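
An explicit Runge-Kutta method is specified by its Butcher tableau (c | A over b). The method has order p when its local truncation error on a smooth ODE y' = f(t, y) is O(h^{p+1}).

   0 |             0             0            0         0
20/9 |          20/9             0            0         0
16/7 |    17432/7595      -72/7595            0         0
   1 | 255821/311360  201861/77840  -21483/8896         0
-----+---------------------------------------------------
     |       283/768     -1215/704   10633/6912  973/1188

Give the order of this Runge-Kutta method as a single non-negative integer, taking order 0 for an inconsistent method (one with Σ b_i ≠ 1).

4

b = (283/768, -1215/704, 10633/6912, 973/1188)
c = (0, 20/9, 16/7, 1)
Ac = (0, 0, -32/1519, 473/1946)
Σ b_i: 283/768·1 + (-1215/704)·1 + 10633/6912·1 + 973/1188·1 = 1 ✓
b·c: (-1215/704)·20/9 + 10633/6912·16/7 + 973/1188·1 = 1/2 ✓
b·c²: (-1215/704)·400/81 + 10633/6912·256/49 + 973/1188·1 = 1/3 ✓
b·Ac: 10633/6912·(-32/1519) + 973/1188·473/1946 = 1/6 ✓
b·c³: (-1215/704)·8000/729 + 10633/6912·4096/343 + 973/1188·1 = 1/4 ✓
b·(c∘Ac): 10633/6912·(-512/10633) + 973/1188·473/1946 = 1/8 ✓
b·Ac²: 10633/6912·(-640/13671) + 973/1188·1661/8757 = 1/12 ✓
b·A²c: 973/1188·99/1946 = 1/24 ✓; 4 stages ⇒ order 4.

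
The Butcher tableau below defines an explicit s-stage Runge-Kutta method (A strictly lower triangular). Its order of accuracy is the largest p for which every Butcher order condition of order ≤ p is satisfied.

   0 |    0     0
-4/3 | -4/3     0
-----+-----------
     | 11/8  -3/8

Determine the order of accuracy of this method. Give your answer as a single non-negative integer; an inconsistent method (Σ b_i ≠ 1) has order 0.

b = (11/8, -3/8)
c = (0, -4/3)
Σ b_i: 11/8·1 + (-3/8)·1 = 1 ✓
b·c: (-3/8)·(-4/3) = 1/2 ✓; 2 stages ⇒ order 2.

2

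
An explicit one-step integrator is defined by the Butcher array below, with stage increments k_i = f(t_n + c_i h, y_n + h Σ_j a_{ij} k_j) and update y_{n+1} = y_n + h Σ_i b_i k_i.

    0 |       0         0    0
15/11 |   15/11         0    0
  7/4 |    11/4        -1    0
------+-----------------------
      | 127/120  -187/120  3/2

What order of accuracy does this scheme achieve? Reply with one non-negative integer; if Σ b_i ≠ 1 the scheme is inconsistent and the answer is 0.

b = (127/120, -187/120, 3/2)
c = (0, 15/11, 7/4)
Ac = (0, 0, -15/11)
Σ b_i: 127/120·1 + (-187/120)·1 + 3/2·1 = 1 ✓
b·c: (-187/120)·15/11 + 3/2·7/4 = 1/2 ✓
b·c²: (-187/120)·225/121 + 3/2·49/16 = 597/352 ≠ 1/3 ⇒ order 2.
b·Ac: 3/2·(-15/11) = -45/22 ≠ 1/6

2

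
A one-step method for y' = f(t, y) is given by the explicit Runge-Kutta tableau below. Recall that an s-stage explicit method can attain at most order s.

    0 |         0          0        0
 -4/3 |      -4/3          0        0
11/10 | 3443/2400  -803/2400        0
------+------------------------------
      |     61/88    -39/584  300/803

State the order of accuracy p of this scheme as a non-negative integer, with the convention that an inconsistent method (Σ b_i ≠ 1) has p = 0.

b = (61/88, -39/584, 300/803)
c = (0, -4/3, 11/10)
Ac = (0, 0, 803/1800)
Σ b_i: 61/88·1 + (-39/584)·1 + 300/803·1 = 1 ✓
b·c: (-39/584)·(-4/3) + 300/803·11/10 = 1/2 ✓
b·c²: (-39/584)·16/9 + 300/803·121/100 = 1/3 ✓
b·Ac: 300/803·803/1800 = 1/6 ✓; 3 stages ⇒ order 3.

3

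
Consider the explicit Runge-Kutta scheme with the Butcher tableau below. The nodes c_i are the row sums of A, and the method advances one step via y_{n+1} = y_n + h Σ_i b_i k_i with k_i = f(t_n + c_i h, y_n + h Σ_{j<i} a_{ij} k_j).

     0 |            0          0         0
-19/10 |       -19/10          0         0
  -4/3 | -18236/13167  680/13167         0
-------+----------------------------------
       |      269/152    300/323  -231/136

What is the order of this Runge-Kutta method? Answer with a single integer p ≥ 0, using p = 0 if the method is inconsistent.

3

b = (269/152, 300/323, -231/136)
c = (0, -19/10, -4/3)
Ac = (0, 0, -68/693)
Σ b_i: 269/152·1 + 300/323·1 + (-231/136)·1 = 1 ✓
b·c: 300/323·(-19/10) + (-231/136)·(-4/3) = 1/2 ✓
b·c²: 300/323·361/100 + (-231/136)·16/9 = 1/3 ✓
b·Ac: (-231/136)·(-68/693) = 1/6 ✓; 3 stages ⇒ order 3.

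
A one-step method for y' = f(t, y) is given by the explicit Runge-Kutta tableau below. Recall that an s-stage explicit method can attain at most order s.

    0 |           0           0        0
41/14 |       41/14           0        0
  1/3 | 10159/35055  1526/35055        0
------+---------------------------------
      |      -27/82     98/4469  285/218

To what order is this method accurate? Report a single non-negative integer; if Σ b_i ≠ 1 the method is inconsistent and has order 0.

3

b = (-27/82, 98/4469, 285/218)
c = (0, 41/14, 1/3)
Ac = (0, 0, 109/855)
Σ b_i: (-27/82)·1 + 98/4469·1 + 285/218·1 = 1 ✓
b·c: 98/4469·41/14 + 285/218·1/3 = 1/2 ✓
b·c²: 98/4469·1681/196 + 285/218·1/9 = 1/3 ✓
b·Ac: 285/218·109/855 = 1/6 ✓; 3 stages ⇒ order 3.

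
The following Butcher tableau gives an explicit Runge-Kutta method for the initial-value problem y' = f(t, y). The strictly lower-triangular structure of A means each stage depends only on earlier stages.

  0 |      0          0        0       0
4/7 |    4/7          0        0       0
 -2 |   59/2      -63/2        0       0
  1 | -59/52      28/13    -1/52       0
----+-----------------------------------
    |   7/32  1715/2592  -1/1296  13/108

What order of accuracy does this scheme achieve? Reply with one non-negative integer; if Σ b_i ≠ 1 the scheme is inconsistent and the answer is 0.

b = (7/32, 1715/2592, -1/1296, 13/108)
c = (0, 4/7, -2, 1)
Ac = (0, 0, -18, 33/26)
Σ b_i: 7/32·1 + 1715/2592·1 + (-1/1296)·1 + 13/108·1 = 1 ✓
b·c: 1715/2592·4/7 + (-1/1296)·(-2) + 13/108·1 = 1/2 ✓
b·c²: 1715/2592·16/49 + (-1/1296)·4 + 13/108·1 = 1/3 ✓
b·Ac: (-1/1296)·(-18) + 13/108·33/26 = 1/6 ✓
b·c³: 1715/2592·64/343 + (-1/1296)·(-8) + 13/108·1 = 1/4 ✓
b·(c∘Ac): (-1/1296)·36 + 13/108·33/26 = 1/8 ✓
b·Ac²: (-1/1296)·(-72/7) + 13/108·57/91 = 1/12 ✓
b·A²c: 13/108·9/26 = 1/24 ✓; 4 stages ⇒ order 4.

4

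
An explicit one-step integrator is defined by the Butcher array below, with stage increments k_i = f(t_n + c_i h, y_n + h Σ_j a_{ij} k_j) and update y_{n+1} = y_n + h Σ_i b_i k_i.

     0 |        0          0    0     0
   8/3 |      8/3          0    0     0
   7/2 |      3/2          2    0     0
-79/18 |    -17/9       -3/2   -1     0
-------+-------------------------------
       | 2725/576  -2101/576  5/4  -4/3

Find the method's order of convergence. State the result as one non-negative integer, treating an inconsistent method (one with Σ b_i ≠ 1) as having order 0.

2

b = (2725/576, -2101/576, 5/4, -4/3)
c = (0, 8/3, 7/2, -79/18)
Ac = (0, 0, 16/3, -15/2)
Σ b_i: 2725/576·1 + (-2101/576)·1 + 5/4·1 + (-4/3)·1 = 1 ✓
b·c: (-2101/576)·8/3 + 5/4·7/2 + (-4/3)·(-79/18) = 1/2 ✓
b·c²: (-2101/576)·64/9 + 5/4·49/4 + (-4/3)·6241/324 = -141169/3888 ≠ 1/3 ⇒ order 2.
b·Ac: 5/4·16/3 + (-4/3)·(-15/2) = 50/3 ≠ 1/6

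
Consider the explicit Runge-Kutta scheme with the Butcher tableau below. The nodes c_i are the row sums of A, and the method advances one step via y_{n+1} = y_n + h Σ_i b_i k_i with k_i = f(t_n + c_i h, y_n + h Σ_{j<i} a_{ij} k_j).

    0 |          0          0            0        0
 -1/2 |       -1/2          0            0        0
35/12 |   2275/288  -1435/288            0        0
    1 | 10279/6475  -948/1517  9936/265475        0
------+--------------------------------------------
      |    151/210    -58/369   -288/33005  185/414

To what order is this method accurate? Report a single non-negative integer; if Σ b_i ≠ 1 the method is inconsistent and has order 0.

4

b = (151/210, -58/369, -288/33005, 185/414)
c = (0, -1/2, 35/12, 1)
Ac = (0, 0, 1435/576, 78/185)
Σ b_i: 151/210·1 + (-58/369)·1 + (-288/33005)·1 + 185/414·1 = 1 ✓
b·c: (-58/369)·(-1/2) + (-288/33005)·35/12 + 185/414·1 = 1/2 ✓
b·c²: (-58/369)·1/4 + (-288/33005)·1225/144 + 185/414·1 = 1/3 ✓
b·Ac: (-288/33005)·1435/576 + 185/414·78/185 = 1/6 ✓
b·c³: (-58/369)·(-1/8) + (-288/33005)·42875/1728 + 185/414·1 = 1/4 ✓
b·(c∘Ac): (-288/33005)·50225/6912 + 185/414·78/185 = 1/8 ✓
b·Ac²: (-288/33005)·(-1435/1152) + 185/414·6/37 = 1/12 ✓
b·A²c: 185/414·69/740 = 1/24 ✓; 4 stages ⇒ order 4.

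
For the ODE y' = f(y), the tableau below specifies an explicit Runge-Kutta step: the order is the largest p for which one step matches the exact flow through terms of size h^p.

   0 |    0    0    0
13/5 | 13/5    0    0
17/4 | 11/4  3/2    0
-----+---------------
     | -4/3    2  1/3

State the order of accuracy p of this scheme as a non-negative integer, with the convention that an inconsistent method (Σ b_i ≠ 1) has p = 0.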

☆ ☆ ☆ ☆ ☆

◆ WHAT YOU HAVE TO DO
In the listing above, find each line containing "strictly" and copy it.

◆ ANSWER TO THIS TASK
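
The Butcher tableau below defines an explicit s-stage Runge-Kutta method (A strictly lower triangular). Its order of accuracy is the largest p for which every Butcher order condition of order ≤ p is satisfied.
The following Butcher tableau gives an explicit Runge-Kutta method for the initial-value problem y' = f(t, y). The strictly lower-triangular structure of A means each stage depends only on earlier stages.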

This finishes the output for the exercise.